▸ **What to work on**
The required result is every line of the records that includes "Find".

(Stored items)

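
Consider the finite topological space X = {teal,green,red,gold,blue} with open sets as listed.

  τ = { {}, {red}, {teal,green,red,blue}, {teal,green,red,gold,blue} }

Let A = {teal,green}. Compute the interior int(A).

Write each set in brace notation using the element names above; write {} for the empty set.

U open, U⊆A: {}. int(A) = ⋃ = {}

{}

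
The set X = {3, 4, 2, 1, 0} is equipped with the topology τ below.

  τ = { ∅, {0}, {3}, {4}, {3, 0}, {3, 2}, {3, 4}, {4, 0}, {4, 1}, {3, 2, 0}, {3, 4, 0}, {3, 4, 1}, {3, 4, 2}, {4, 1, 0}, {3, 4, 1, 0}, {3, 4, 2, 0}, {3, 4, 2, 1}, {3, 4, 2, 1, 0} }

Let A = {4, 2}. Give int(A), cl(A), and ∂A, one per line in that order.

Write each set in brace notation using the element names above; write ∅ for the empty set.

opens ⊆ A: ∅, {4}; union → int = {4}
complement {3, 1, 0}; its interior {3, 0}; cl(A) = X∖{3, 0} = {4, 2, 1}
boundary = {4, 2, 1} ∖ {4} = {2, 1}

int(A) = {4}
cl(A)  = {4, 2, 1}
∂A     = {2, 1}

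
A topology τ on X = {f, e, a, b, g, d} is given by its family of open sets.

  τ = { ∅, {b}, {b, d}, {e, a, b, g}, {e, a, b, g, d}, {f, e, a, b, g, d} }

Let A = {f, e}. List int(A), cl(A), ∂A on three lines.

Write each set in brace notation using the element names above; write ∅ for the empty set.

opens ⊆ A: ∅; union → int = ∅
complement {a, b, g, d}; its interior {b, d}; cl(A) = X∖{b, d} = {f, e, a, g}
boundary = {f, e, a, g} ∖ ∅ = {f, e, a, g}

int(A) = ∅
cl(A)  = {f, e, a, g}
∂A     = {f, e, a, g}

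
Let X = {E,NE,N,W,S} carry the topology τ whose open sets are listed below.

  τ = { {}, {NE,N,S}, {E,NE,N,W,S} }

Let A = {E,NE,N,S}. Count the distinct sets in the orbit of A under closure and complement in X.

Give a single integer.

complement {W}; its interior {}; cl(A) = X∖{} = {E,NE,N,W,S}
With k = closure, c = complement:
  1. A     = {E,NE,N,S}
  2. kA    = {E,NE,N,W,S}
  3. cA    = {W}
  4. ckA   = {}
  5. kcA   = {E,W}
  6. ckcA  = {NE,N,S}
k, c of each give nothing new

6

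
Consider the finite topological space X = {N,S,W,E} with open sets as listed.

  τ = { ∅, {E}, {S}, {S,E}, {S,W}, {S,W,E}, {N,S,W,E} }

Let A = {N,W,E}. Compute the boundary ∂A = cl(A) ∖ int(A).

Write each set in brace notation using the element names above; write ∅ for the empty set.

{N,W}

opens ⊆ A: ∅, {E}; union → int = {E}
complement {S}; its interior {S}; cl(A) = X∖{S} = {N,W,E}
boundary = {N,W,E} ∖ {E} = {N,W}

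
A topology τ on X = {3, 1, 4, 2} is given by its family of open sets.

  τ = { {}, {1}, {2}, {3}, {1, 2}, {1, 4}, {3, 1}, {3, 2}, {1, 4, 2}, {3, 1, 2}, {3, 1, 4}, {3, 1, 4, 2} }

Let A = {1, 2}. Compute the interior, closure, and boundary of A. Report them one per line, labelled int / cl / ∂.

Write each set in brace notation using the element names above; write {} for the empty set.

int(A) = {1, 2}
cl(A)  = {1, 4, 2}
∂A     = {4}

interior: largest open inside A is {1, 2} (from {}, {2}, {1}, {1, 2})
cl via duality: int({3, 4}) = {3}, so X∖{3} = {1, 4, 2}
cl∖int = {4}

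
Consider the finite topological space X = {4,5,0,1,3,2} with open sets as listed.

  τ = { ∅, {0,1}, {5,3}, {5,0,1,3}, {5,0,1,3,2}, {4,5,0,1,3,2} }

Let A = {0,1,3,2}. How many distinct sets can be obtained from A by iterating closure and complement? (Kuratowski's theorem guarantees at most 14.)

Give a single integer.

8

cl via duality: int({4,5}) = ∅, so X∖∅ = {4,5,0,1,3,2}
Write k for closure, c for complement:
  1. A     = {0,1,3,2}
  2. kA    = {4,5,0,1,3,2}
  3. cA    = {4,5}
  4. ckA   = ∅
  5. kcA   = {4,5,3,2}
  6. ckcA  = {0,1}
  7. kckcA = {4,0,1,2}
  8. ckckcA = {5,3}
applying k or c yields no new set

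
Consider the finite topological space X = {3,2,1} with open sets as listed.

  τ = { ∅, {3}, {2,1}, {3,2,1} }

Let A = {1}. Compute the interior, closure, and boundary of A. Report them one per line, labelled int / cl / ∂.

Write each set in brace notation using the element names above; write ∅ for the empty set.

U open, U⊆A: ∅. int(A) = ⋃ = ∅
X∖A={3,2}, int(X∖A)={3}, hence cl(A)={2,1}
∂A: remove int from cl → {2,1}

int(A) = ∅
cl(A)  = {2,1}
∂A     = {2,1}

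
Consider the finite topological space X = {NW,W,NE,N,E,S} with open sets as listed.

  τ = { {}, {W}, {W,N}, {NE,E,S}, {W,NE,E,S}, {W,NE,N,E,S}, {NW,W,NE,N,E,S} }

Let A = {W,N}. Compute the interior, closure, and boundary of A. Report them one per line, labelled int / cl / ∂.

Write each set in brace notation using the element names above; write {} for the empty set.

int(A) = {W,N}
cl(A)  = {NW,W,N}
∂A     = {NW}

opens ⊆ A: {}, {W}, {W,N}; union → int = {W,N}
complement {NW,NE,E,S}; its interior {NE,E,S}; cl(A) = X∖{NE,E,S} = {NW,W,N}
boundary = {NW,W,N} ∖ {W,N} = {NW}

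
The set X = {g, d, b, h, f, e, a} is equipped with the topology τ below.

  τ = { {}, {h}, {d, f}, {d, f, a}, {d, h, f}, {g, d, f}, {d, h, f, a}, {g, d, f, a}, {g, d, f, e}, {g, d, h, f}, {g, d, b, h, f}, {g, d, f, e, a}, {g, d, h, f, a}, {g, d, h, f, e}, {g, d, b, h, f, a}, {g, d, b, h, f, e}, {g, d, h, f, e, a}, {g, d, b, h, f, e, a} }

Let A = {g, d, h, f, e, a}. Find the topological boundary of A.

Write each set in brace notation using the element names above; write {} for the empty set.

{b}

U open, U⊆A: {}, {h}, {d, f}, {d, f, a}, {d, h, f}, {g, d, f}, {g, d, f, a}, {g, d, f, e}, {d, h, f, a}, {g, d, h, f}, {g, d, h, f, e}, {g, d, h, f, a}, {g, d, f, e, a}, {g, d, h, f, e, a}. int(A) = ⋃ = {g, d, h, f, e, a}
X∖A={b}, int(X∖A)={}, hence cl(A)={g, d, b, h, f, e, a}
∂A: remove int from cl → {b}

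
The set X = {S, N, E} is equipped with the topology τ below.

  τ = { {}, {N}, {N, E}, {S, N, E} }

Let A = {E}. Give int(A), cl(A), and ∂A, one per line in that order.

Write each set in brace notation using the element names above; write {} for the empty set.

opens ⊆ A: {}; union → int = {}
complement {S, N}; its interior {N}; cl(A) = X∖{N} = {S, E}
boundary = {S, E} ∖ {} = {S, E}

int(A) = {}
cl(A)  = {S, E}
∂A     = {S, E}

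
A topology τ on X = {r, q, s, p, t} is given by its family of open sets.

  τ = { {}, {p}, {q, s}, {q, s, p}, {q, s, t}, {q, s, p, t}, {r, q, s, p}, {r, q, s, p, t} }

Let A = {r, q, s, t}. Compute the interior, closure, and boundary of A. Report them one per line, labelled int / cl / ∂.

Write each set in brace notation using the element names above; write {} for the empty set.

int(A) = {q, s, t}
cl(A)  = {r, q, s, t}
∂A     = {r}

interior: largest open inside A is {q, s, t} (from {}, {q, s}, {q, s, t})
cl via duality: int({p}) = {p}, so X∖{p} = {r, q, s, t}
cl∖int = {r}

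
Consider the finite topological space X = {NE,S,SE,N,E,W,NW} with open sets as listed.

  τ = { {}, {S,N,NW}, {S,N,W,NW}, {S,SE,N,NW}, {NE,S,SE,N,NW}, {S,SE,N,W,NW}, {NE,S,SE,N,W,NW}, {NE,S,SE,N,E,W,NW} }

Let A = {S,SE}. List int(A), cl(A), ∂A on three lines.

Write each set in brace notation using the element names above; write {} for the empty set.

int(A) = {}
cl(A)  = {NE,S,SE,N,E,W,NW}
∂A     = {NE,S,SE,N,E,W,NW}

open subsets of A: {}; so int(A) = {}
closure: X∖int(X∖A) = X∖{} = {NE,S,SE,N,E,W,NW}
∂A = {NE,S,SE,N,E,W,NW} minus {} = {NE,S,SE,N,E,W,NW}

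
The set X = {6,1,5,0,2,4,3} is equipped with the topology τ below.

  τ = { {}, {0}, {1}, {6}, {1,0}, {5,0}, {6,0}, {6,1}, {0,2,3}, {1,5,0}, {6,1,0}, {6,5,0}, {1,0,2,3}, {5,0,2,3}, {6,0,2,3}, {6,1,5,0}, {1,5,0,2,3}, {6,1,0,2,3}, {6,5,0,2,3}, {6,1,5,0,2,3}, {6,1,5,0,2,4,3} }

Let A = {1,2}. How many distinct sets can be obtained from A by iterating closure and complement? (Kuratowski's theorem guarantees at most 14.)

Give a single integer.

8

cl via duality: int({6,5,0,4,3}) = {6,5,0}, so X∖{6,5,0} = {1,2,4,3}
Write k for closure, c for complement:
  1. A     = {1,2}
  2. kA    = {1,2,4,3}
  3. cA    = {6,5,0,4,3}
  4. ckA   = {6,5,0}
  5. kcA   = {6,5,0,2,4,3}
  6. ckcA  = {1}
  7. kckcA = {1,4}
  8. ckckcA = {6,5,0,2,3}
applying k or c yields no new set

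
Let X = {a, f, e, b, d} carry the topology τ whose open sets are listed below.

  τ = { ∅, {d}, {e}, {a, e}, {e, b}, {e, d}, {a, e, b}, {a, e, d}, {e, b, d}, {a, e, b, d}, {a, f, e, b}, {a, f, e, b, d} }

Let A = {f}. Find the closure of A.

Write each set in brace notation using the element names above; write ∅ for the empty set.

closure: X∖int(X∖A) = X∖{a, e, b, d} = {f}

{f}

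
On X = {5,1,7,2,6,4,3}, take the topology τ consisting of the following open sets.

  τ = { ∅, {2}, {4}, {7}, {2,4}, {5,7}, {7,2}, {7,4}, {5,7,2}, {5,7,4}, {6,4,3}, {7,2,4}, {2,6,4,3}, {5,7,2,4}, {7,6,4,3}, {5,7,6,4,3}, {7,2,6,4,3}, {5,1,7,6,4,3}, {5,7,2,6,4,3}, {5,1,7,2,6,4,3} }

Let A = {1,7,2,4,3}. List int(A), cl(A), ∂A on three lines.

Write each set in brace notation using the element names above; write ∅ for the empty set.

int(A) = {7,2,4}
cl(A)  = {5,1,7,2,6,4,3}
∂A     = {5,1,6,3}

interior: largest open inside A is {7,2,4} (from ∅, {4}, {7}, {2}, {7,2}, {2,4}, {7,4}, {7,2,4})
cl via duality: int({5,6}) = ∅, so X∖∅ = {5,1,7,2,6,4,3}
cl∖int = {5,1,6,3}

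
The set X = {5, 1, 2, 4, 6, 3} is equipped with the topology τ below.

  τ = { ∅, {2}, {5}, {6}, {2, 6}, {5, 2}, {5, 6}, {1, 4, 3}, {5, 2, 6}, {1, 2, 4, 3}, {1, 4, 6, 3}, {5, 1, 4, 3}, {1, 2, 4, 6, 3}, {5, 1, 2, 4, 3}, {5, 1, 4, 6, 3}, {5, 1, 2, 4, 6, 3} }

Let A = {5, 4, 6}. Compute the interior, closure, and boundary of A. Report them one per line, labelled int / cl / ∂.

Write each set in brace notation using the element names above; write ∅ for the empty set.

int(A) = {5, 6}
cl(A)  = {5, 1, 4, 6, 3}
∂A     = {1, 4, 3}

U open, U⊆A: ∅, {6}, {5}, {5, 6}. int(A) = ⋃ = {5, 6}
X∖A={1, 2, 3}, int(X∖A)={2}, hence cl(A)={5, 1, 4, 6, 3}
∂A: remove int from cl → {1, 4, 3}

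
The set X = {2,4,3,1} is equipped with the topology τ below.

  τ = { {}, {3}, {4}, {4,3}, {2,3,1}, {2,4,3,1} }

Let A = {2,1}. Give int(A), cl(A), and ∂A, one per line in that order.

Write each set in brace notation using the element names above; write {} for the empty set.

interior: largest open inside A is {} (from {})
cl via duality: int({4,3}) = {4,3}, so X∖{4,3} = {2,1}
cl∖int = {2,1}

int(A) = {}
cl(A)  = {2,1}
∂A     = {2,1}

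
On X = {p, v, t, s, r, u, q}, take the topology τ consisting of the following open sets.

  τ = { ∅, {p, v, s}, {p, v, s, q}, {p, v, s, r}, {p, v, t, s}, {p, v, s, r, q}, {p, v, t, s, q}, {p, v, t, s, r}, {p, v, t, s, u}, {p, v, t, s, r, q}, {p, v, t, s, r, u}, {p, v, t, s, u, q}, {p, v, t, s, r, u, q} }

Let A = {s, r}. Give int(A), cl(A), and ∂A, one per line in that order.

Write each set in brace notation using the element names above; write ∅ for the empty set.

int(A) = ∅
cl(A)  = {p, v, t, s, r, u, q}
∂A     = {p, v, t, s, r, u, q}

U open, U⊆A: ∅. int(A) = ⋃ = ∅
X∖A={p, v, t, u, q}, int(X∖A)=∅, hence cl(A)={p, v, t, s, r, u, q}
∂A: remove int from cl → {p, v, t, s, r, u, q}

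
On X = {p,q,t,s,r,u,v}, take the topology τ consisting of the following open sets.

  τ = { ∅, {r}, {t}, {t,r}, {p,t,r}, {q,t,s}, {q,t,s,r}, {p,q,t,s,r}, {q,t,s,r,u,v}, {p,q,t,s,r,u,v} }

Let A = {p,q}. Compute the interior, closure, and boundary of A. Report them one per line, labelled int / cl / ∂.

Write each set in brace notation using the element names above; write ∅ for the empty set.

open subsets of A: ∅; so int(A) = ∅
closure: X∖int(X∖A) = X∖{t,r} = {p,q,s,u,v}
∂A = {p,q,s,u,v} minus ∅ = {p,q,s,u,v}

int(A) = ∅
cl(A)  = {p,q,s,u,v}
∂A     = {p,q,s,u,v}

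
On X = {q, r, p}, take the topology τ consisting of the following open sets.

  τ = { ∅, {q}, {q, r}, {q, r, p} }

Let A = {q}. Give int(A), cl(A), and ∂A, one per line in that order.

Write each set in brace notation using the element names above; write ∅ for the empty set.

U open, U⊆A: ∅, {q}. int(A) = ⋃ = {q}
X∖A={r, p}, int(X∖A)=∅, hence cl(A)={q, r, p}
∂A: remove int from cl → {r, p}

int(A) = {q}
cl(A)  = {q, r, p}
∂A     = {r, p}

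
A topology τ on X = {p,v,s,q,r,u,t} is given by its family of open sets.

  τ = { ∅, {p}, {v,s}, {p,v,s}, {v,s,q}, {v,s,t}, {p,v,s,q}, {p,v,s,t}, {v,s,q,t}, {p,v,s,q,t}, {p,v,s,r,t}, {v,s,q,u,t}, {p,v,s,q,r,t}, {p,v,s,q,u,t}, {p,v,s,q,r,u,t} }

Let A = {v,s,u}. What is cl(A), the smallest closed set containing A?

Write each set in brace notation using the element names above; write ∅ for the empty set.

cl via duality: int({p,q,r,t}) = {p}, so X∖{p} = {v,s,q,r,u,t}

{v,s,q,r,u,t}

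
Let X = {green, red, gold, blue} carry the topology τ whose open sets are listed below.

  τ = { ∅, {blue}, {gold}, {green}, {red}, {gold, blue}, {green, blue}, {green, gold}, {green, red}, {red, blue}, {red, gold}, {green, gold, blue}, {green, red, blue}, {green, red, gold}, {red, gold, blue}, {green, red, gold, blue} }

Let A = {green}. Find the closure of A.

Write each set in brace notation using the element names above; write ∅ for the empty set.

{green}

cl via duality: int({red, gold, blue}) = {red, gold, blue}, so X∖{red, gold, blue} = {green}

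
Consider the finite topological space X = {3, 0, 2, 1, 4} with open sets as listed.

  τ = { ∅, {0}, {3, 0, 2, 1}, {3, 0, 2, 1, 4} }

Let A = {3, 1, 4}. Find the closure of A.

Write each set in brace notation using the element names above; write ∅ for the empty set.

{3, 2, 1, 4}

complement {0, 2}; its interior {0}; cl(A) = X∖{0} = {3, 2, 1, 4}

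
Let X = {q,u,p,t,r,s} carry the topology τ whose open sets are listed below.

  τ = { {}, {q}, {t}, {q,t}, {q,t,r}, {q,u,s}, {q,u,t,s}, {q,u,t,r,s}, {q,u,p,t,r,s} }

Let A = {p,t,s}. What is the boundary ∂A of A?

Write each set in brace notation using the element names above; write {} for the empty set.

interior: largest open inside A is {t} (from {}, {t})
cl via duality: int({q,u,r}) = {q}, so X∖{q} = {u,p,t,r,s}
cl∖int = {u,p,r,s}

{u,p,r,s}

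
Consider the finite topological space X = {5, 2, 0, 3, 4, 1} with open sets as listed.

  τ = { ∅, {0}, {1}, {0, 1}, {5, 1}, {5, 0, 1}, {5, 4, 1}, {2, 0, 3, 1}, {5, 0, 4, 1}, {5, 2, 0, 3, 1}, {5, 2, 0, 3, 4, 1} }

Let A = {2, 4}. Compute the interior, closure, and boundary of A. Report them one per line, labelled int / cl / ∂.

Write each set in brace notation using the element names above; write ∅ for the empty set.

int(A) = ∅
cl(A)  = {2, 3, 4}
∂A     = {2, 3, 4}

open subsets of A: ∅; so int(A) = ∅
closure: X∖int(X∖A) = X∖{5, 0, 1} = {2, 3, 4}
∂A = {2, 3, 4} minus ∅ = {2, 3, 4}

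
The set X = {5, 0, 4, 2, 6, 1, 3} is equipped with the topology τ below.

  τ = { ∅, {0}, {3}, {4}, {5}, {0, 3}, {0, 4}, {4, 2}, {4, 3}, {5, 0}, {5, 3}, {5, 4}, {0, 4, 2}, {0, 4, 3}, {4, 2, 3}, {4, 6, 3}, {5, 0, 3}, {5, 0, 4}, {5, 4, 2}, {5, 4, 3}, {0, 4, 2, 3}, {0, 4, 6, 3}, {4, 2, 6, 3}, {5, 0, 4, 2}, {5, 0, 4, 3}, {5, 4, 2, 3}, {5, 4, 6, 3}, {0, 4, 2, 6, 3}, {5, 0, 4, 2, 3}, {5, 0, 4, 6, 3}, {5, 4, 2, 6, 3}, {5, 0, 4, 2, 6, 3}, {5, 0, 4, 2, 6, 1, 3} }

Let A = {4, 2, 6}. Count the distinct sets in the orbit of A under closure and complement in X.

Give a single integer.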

▸ **Exercise result**
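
Let A = {g, d, h, f, e, a}. Find the topological boundary of A.
Let A = {f}. Find the closure of A.
Let A = {green}. Find the closure of A.
Let A = {3, 1, 4}. Find the closure of A.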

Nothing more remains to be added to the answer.